----- The input -----

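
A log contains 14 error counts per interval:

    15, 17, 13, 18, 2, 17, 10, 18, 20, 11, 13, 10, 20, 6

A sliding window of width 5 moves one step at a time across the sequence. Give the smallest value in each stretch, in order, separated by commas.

[15, 17, 13, 18, 2] → min 2
[17, 13, 18, 2, 17] → min 2
[13, 18, 2, 17, 10] → min 2
[18, 2, 17, 10, 18] → min 2
[2, 17, 10, 18, 20] → min 2
[17, 10, 18, 20, 11] → min 10
[10, 18, 20, 11, 13] → min 10
[18, 20, 11, 13, 10] → min 10
[20, 11, 13, 10, 20] → min 10
[11, 13, 10, 20, 6] → min 6

2, 2, 2, 2, 2, 10, 10, 10, 10, 6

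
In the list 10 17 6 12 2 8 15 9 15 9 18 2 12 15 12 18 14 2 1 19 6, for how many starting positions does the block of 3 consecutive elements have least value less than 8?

12

[10, 17, 6] → min 6  < 8 ✓
[17, 6, 12] → min 6  < 8 ✓
[6, 12, 2] → min 2  < 8 ✓
[12, 2, 8] → min 2  < 8 ✓
[2, 8, 15] → min 2  < 8 ✓
[8, 15, 9] → min 8
[15, 9, 15] → min 9
[9, 15, 9] → min 9
[15, 9, 18] → min 9
[9, 18, 2] → min 2  < 8 ✓
[18, 2, 12] → min 2  < 8 ✓
[2, 12, 15] → min 2  < 8 ✓
[12, 15, 12] → min 12
[15, 12, 18] → min 12
[12, 18, 14] → min 12
[18, 14, 2] → min 2  < 8 ✓
[14, 2, 1] → min 1  < 8 ✓
[2, 1, 19] → min 1  < 8 ✓
[1, 19, 6] → min 1  < 8 ✓
12 windows satisfy the condition.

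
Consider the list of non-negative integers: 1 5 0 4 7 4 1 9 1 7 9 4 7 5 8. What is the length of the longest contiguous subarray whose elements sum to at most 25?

7

Extend to the right; shrink from the left whenever the sum exceeds 25:
→ 1: sum 1, len 1
→ 5: sum 6, len 2
→ 0: sum 6, len 3
→ 4: sum 10, len 4
→ 7: sum 17, len 5
→ 4: sum 21, len 6
→ 1: sum 22, len 7
→ 9 (dropped 1, 5): sum 25, len 6
→ 1 (dropped 0, 4): sum 22, len 5
→ 7 (dropped 7): sum 22, len 5
→ 9 (dropped 4, 1, 9): sum 17, len 3
→ 4: sum 21, len 4
→ 7 (dropped 1, 7): sum 20, len 3
→ 5: sum 25, len 4
→ 8 (dropped 9): sum 24, len 4
Longest length seen: 7.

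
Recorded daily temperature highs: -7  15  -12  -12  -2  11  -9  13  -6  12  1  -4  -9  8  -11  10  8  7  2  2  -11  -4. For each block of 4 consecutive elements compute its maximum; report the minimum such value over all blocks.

Window maxs for each of the 19 positions:
[-7, 15, -12, -12] → max 15
[15, -12, -12, -2] → max 15
[-12, -12, -2, 11] → max 11
[-12, -2, 11, -9] → max 11
[-2, 11, -9, 13] → max 13
[11, -9, 13, -6] → max 13
[-9, 13, -6, 12] → max 13
[13, -6, 12, 1] → max 13
[-6, 12, 1, -4] → max 12
[12, 1, -4, -9] → max 12
[1, -4, -9, 8] → max 8
[-4, -9, 8, -11] → max 8
[-9, 8, -11, 10] → max 10
[8, -11, 10, 8] → max 10
[-11, 10, 8, 7] → max 10
[10, 8, 7, 2] → max 10
[8, 7, 2, 2] → max 8
[7, 2, 2, -11] → max 7
[2, 2, -11, -4] → max 2
Minimum of these is 2.

2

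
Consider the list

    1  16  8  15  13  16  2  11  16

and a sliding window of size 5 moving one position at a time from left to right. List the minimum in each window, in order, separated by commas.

1, 8, 2, 2, 2

(1, 16, 8, 15, 13) → min 1
(16, 8, 15, 13, 16) → min 8
(8, 15, 13, 16, 2) → min 2
(15, 13, 16, 2, 11) → min 2
(13, 16, 2, 11, 16) → min 2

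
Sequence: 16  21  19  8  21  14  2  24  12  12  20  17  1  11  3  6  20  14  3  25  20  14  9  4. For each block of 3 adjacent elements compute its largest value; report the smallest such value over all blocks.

Each size-3 window and its max:
16 21 19 → max 21
21 19 8 → max 21
19 8 21 → max 21
8 21 14 → max 21
21 14 2 → max 21
14 2 24 → max 24
2 24 12 → max 24
24 12 12 → max 24
12 12 20 → max 20
12 20 17 → max 20
20 17 1 → max 20
17 1 11 → max 17
1 11 3 → max 11
11 3 6 → max 11
3 6 20 → max 20
6 20 14 → max 20
20 14 3 → max 20
14 3 25 → max 25
3 25 20 → max 25
25 20 14 → max 25
20 14 9 → max 20
14 9 4 → max 14
Smallest of these is 11.

11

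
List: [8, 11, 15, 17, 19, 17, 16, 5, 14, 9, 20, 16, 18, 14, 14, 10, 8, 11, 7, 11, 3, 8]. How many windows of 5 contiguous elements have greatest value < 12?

(8, 11, 15, 17, 19) → max 19
(11, 15, 17, 19, 17) → max 19
(15, 17, 19, 17, 16) → max 19
(17, 19, 17, 16, 5) → max 19
(19, 17, 16, 5, 14) → max 19
(17, 16, 5, 14, 9) → max 17
(16, 5, 14, 9, 20) → max 20
(5, 14, 9, 20, 16) → max 20
(14, 9, 20, 16, 18) → max 20
(9, 20, 16, 18, 14) → max 20
(20, 16, 18, 14, 14) → max 20
(16, 18, 14, 14, 10) → max 18
(18, 14, 14, 10, 8) → max 18
(14, 14, 10, 8, 11) → max 14
(14, 10, 8, 11, 7) → max 14
(10, 8, 11, 7, 11) → max 11  < 12 ✓
(8, 11, 7, 11, 3) → max 11  < 12 ✓
(11, 7, 11, 3, 8) → max 11  < 12 ✓
3 windows satisfy the condition.

3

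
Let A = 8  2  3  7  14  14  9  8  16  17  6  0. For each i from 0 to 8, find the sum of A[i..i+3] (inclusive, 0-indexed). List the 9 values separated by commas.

20, 26, 38, 44, 45, 47, 50, 47, 39

Sliding a size-4 window across the 12 values:
8 2 3 7 → sum 20
2 3 7 14 → sum 26
3 7 14 14 → sum 38
7 14 14 9 → sum 44
14 14 9 8 → sum 45
14 9 8 16 → sum 47
9 8 16 17 → sum 50
8 16 17 6 → sum 47
16 17 6 0 → sum 39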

-----

● **Required work**: Transcribe the entire listing above exactly.

● **Response**:
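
A log contains 14 error counts per interval:

    15, 17, 13, 18, 2, 17, 10, 18, 20, 11, 13, 10, 20, 6

A sliding window of width 5 moves one step at a time across the sequence. Give the smallest value in each stretch, in order, separated by commas.

[15, 17, 13, 18, 2] → min 2
[17, 13, 18, 2, 17] → min 2
[13, 18, 2, 17, 10] → min 2
[18, 2, 17, 10, 18] → min 2
[2, 17, 10, 18, 20] → min 2
[17, 10, 18, 20, 11] → min 10
[10, 18, 20, 11, 13] → min 10
[18, 20, 11, 13, 10] → min 10
[20, 11, 13, 10, 20] → min 10
[11, 13, 10, 20, 6] → min 6

2, 2, 2, 2, 2, 10, 10, 10, 10, 6

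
In the list 10 17 6 12 2 8 15 9 15 9 18 2 12 15 12 18 14 2 1 19 6, for how many starting positions does the block of 3 consecutive elements have least value less than 8?

12

[10, 17, 6] → min 6  < 8 ✓
[17, 6, 12] → min 6  < 8 ✓
[6, 12, 2] → min 2  < 8 ✓
[12, 2, 8] → min 2  < 8 ✓
[2, 8, 15] → min 2  < 8 ✓
[8, 15, 9] → min 8
[15, 9, 15] → min 9
[9, 15, 9] → min 9
[15, 9, 18] → min 9
[9, 18, 2] → min 2  < 8 ✓
[18, 2, 12] → min 2  < 8 ✓
[2, 12, 15] → min 2  < 8 ✓
[12, 15, 12] → min 12
[15, 12, 18] → min 12
[12, 18, 14] → min 12
[18, 14, 2] → min 2  < 8 ✓
[14, 2, 1] → min 1  < 8 ✓
[2, 1, 19] → min 1  < 8 ✓
[1, 19, 6] → min 1  < 8 ✓
12 windows satisfy the condition.

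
Consider the list of non-negative integers: 1 5 0 4 7 4 1 9 1 7 9 4 7 5 8. What is the length of the longest contiguous subarray whose elements sum to at most 25?

7

Extend to the right; shrink from the left whenever the sum exceeds 25:
→ 1: sum 1, len 1
→ 5: sum 6, len 2
→ 0: sum 6, len 3
→ 4: sum 10, len 4
→ 7: sum 17, len 5
→ 4: sum 21, len 6
→ 1: sum 22, len 7
→ 9 (dropped 1, 5): sum 25, len 6
→ 1 (dropped 0, 4): sum 22, len 5
→ 7 (dropped 7): sum 22, len 5
→ 9 (dropped 4, 1, 9): sum 17, len 3
→ 4: sum 21, len 4
→ 7 (dropped 1, 7): sum 20, len 3
→ 5: sum 25, len 4
→ 8 (dropped 9): sum 24, len 4
Longest length seen: 7.

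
Recorded daily temperature highs: -7  15  -12  -12  -2  11  -9  13  -6  12  1  -4  -9  8  -11  10  8  7  2  2  -11  -4. For each block of 4 consecutive elements compute its maximum; report the minimum such value over all blocks.

Window maxs for each of the 19 positions:
[-7, 15, -12, -12] → max 15
[15, -12, -12, -2] → max 15
[-12, -12, -2, 11] → max 11
[-12, -2, 11, -9] → max 11
[-2, 11, -9, 13] → max 13
[11, -9, 13, -6] → max 13
[-9, 13, -6, 12] → max 13
[13, -6, 12, 1] → max 13
[-6, 12, 1, -4] → max 12
[12, 1, -4, -9] → max 12
[1, -4, -9, 8] → max 8
[-4, -9, 8, -11] → max 8
[-9, 8, -11, 10] → max 10
[8, -11, 10, 8] → max 10
[-11, 10, 8, 7] → max 10
[10, 8, 7, 2] → max 10
[8, 7, 2, 2] → max 8
[7, 2, 2, -11] → max 7
[2, 2, -11, -4] → max 2
Minimum of these is 2.

2

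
Consider the list

    1  16  8  15  13  16  2  11  16

and a sliding window of size 5 moving one position at a time from left to right. List the minimum in each window, in order, separated by commas.

1, 8, 2, 2, 2

(1, 16, 8, 15, 13) → min 1
(16, 8, 15, 13, 16) → min 8
(8, 15, 13, 16, 2) → min 2
(15, 13, 16, 2, 11) → min 2
(13, 16, 2, 11, 16) → min 2

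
Sequence: 16  21  19  8  21  14  2  24  12  12  20  17  1  11  3  6  20  14  3  25  20  14  9  4. For each block of 3 adjacent elements compute its largest value; report the smallest such value over all blocks.

Each size-3 window and its max:
16 21 19 → max 21
21 19 8 → max 21
19 8 21 → max 21
8 21 14 → max 21
21 14 2 → max 21
14 2 24 → max 24
2 24 12 → max 24
24 12 12 → max 24
12 12 20 → max 20
12 20 17 → max 20
20 17 1 → max 20
17 1 11 → max 17
1 11 3 → max 11
11 3 6 → max 11
3 6 20 → max 20
6 20 14 → max 20
20 14 3 → max 20
14 3 25 → max 25
3 25 20 → max 25
25 20 14 → max 25
20 14 9 → max 20
14 9 4 → max 14
Smallest of these is 11.

11

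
List: [8, 11, 15, 17, 19, 17, 16, 5, 14, 9, 20, 16, 18, 14, 14, 10, 8, 11, 7, 11, 3, 8]. How many windows of 5 contiguous elements have greatest value < 12?

(8, 11, 15, 17, 19) → max 19
(11, 15, 17, 19, 17) → max 19
(15, 17, 19, 17, 16) → max 19
(17, 19, 17, 16, 5) → max 19
(19, 17, 16, 5, 14) → max 19
(17, 16, 5, 14, 9) → max 17
(16, 5, 14, 9, 20) → max 20
(5, 14, 9, 20, 16) → max 20
(14, 9, 20, 16, 18) → max 20
(9, 20, 16, 18, 14) → max 20
(20, 16, 18, 14, 14) → max 20
(16, 18, 14, 14, 10) → max 18
(18, 14, 14, 10, 8) → max 18
(14, 14, 10, 8, 11) → max 14
(14, 10, 8, 11, 7) → max 14
(10, 8, 11, 7, 11) → max 11  < 12 ✓
(8, 11, 7, 11, 3) → max 11  < 12 ✓
(11, 7, 11, 3, 8) → max 11  < 12 ✓
3 windows satisfy the condition.

3

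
Let A = 8  2  3  7  14  14  9  8  16  17  6  0. For each i from 0 to 8, find the sum of A[i..i+3] (inclusive, 0-indexed). List the 9 values separated by commas.

20, 26, 38, 44, 45, 47, 50, 47, 39

Sliding a size-4 window across the 12 values:
8 2 3 7 → sum 20
2 3 7 14 → sum 26
3 7 14 14 → sum 38
7 14 14 9 → sum 44
14 14 9 8 → sum 45
14 9 8 16 → sum 47
9 8 16 17 → sum 50
8 16 17 6 → sum 47
16 17 6 0 → sum 39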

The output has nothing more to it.